====== Dataset extract
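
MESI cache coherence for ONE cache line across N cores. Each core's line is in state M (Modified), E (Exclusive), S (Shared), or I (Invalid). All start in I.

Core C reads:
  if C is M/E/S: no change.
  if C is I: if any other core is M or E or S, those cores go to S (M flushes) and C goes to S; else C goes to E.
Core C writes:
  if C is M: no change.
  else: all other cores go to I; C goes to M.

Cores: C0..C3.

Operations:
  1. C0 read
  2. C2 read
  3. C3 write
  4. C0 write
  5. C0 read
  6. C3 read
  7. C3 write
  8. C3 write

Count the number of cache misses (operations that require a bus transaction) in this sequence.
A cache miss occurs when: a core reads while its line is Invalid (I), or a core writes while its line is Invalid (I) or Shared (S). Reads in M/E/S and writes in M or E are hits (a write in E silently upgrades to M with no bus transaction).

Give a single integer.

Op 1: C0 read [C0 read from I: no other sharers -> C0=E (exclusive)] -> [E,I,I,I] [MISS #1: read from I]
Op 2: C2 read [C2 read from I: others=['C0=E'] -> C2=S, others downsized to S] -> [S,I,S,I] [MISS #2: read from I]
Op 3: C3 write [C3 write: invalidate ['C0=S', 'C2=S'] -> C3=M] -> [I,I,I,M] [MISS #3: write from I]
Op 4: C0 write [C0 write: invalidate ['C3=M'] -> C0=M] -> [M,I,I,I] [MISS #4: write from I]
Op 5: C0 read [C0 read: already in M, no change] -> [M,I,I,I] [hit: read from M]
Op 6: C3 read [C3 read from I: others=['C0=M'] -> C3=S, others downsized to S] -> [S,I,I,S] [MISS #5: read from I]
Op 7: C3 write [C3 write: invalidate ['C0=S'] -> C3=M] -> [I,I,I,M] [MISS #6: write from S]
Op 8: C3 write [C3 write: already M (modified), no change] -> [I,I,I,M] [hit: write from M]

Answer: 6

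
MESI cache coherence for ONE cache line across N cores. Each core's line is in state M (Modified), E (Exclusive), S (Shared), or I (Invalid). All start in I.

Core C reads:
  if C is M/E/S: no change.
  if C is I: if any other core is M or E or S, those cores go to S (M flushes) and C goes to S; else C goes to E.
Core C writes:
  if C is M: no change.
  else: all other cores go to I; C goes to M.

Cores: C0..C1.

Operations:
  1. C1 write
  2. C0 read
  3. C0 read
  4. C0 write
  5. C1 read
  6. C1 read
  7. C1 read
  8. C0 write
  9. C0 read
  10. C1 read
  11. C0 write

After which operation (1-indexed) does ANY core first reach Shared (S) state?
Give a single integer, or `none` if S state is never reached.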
============
====== Dataset extract
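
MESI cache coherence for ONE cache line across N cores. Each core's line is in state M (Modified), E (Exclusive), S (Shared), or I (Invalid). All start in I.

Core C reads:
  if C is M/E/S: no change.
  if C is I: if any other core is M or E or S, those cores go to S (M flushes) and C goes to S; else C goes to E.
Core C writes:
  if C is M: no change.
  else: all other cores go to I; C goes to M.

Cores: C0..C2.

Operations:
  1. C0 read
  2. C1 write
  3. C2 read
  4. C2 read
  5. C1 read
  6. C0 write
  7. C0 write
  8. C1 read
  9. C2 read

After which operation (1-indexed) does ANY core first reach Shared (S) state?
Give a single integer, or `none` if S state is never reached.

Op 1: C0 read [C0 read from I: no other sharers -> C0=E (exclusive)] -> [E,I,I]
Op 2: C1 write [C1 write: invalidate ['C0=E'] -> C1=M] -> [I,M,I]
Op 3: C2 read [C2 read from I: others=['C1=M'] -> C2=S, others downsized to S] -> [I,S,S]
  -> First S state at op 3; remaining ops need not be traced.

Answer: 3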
============
* _What is required_
From the entries above, return exactly the line containing "Count the number", the line containing "A cache miss", and all lines between, and nothing else.

* _Answer below_
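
Count the number of cache misses (operations that require a bus transaction) in this sequence.
A cache miss occurs when: a core reads while its line is Invalid (I), or a core writes while its line is Invalid (I) or Shared (S). Reads in M/E/S and writes in M or E are hits (a write in E silently upgrades to M with no bus transaction).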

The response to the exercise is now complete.